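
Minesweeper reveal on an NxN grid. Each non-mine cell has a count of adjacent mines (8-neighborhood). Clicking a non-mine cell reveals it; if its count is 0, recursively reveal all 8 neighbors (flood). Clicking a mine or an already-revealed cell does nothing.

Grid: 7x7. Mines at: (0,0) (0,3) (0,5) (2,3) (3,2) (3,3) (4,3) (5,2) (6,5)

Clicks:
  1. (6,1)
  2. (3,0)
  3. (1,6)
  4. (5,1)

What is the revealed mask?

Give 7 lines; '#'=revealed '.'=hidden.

Click 1 (6,1) count=1: revealed 1 new [(6,1)] -> total=1
Click 2 (3,0) count=0: revealed 11 new [(1,0) (1,1) (2,0) (2,1) (3,0) (3,1) (4,0) (4,1) (5,0) (5,1) (6,0)] -> total=12
Click 3 (1,6) count=1: revealed 1 new [(1,6)] -> total=13
Click 4 (5,1) count=1: revealed 0 new [(none)] -> total=13

Answer: .......
##....#
##.....
##.....
##.....
##.....
##.....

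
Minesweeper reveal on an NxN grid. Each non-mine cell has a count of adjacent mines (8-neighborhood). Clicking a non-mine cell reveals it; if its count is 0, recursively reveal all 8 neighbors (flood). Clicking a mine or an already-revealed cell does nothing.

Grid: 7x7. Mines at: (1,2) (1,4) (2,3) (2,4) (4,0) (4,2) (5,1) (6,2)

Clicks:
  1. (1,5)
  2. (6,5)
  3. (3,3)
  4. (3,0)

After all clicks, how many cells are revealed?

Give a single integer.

Answer: 23

Derivation:
Click 1 (1,5) count=2: revealed 1 new [(1,5)] -> total=1
Click 2 (6,5) count=0: revealed 21 new [(0,5) (0,6) (1,6) (2,5) (2,6) (3,3) (3,4) (3,5) (3,6) (4,3) (4,4) (4,5) (4,6) (5,3) (5,4) (5,5) (5,6) (6,3) (6,4) (6,5) (6,6)] -> total=22
Click 3 (3,3) count=3: revealed 0 new [(none)] -> total=22
Click 4 (3,0) count=1: revealed 1 new [(3,0)] -> total=23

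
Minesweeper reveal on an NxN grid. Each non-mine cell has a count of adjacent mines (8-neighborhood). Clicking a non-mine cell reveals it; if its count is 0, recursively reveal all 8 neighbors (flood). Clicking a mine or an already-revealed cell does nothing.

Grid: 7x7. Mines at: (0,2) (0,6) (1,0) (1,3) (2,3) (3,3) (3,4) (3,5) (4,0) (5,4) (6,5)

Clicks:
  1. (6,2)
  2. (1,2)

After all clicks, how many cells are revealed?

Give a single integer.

Answer: 12

Derivation:
Click 1 (6,2) count=0: revealed 11 new [(4,1) (4,2) (4,3) (5,0) (5,1) (5,2) (5,3) (6,0) (6,1) (6,2) (6,3)] -> total=11
Click 2 (1,2) count=3: revealed 1 new [(1,2)] -> total=12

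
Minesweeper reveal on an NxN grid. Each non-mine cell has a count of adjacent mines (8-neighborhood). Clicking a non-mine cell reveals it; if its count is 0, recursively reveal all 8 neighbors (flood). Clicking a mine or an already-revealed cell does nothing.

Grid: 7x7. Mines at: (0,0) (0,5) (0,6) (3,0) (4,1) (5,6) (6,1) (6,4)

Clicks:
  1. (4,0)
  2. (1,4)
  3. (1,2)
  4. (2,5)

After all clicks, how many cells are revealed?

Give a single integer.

Answer: 32

Derivation:
Click 1 (4,0) count=2: revealed 1 new [(4,0)] -> total=1
Click 2 (1,4) count=1: revealed 1 new [(1,4)] -> total=2
Click 3 (1,2) count=0: revealed 30 new [(0,1) (0,2) (0,3) (0,4) (1,1) (1,2) (1,3) (1,5) (1,6) (2,1) (2,2) (2,3) (2,4) (2,5) (2,6) (3,1) (3,2) (3,3) (3,4) (3,5) (3,6) (4,2) (4,3) (4,4) (4,5) (4,6) (5,2) (5,3) (5,4) (5,5)] -> total=32
Click 4 (2,5) count=0: revealed 0 new [(none)] -> total=32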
_ _ _ _
Each line above must be printed exactly as it appears.

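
Minesweeper reveal on an NxN grid. Each non-mine cell has a count of adjacent mines (8-neighborhood). Clicking a non-mine cell reveals it; if its count is 0, recursively reveal all 8 neighbors (flood). Clicking a mine or an already-revealed cell does nothing.

Grid: 7x7. Mines at: (0,0) (0,3) (0,5) (2,3) (3,2) (3,3) (4,3) (5,2) (6,5)

Clicks:
  1. (6,1)
  2. (3,0)
  3. (1,6)
  4. (5,1)

What is the revealed mask?

Give 7 lines; '#'=revealed '.'=hidden.

Click 1 (6,1) count=1: revealed 1 new [(6,1)] -> total=1
Click 2 (3,0) count=0: revealed 11 new [(1,0) (1,1) (2,0) (2,1) (3,0) (3,1) (4,0) (4,1) (5,0) (5,1) (6,0)] -> total=12
Click 3 (1,6) count=1: revealed 1 new [(1,6)] -> total=13
Click 4 (5,1) count=1: revealed 0 new [(none)] -> total=13

Answer: .......
##....#
##.....
##.....
##.....
##.....
##.....

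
Minesweeper reveal on an NxN grid. Each non-mine cell has a count of adjacent mines (8-neighborhood). Clicking a non-mine cell reveals it; if its count is 0, recursively reveal all 8 neighbors (flood). Clicking a mine or an already-revealed cell does nothing.

Grid: 7x7. Mines at: (1,2) (1,4) (2,3) (2,4) (4,0) (4,2) (5,1) (6,2)

Clicks:
  1. (1,5)
  2. (6,5)
  3. (3,3)
  4. (3,0)

After all clicks, how many cells are revealed?

Give a single integer.

Answer: 23

Derivation:
Click 1 (1,5) count=2: revealed 1 new [(1,5)] -> total=1
Click 2 (6,5) count=0: revealed 21 new [(0,5) (0,6) (1,6) (2,5) (2,6) (3,3) (3,4) (3,5) (3,6) (4,3) (4,4) (4,5) (4,6) (5,3) (5,4) (5,5) (5,6) (6,3) (6,4) (6,5) (6,6)] -> total=22
Click 3 (3,3) count=3: revealed 0 new [(none)] -> total=22
Click 4 (3,0) count=1: revealed 1 new [(3,0)] -> total=23

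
Minesweeper reveal on an NxN grid. Each non-mine cell has a count of adjacent mines (8-neighborhood). Clicking a non-mine cell reveals it; if its count is 0, recursively reveal all 8 neighbors (flood). Clicking a mine or an already-revealed cell does nothing.

Grid: 7x7. Mines at: (0,2) (0,6) (1,0) (1,3) (2,3) (3,3) (3,4) (3,5) (4,0) (5,4) (6,5)

Clicks:
  1. (6,2)
  2. (1,2)

After all clicks, how many cells are revealed?

Give a single integer.

Answer: 12

Derivation:
Click 1 (6,2) count=0: revealed 11 new [(4,1) (4,2) (4,3) (5,0) (5,1) (5,2) (5,3) (6,0) (6,1) (6,2) (6,3)] -> total=11
Click 2 (1,2) count=3: revealed 1 new [(1,2)] -> total=12

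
Minesweeper reveal on an NxN grid. Each non-mine cell has a count of adjacent mines (8-neighborhood). Clicking a non-mine cell reveals it; if its count is 0, recursively reveal all 8 neighbors (flood). Clicking a mine or an already-revealed cell does nothing.

Grid: 7x7. Mines at: (0,0) (0,5) (0,6) (3,0) (4,1) (5,6) (6,1) (6,4)

Clicks:
  1. (4,0)
  2. (1,4)
  3. (1,2)
  4. (2,5)

After all clicks, how many cells are revealed?

Give a single integer.

Answer: 32

Derivation:
Click 1 (4,0) count=2: revealed 1 new [(4,0)] -> total=1
Click 2 (1,4) count=1: revealed 1 new [(1,4)] -> total=2
Click 3 (1,2) count=0: revealed 30 new [(0,1) (0,2) (0,3) (0,4) (1,1) (1,2) (1,3) (1,5) (1,6) (2,1) (2,2) (2,3) (2,4) (2,5) (2,6) (3,1) (3,2) (3,3) (3,4) (3,5) (3,6) (4,2) (4,3) (4,4) (4,5) (4,6) (5,2) (5,3) (5,4) (5,5)] -> total=32
Click 4 (2,5) count=0: revealed 0 new [(none)] -> total=32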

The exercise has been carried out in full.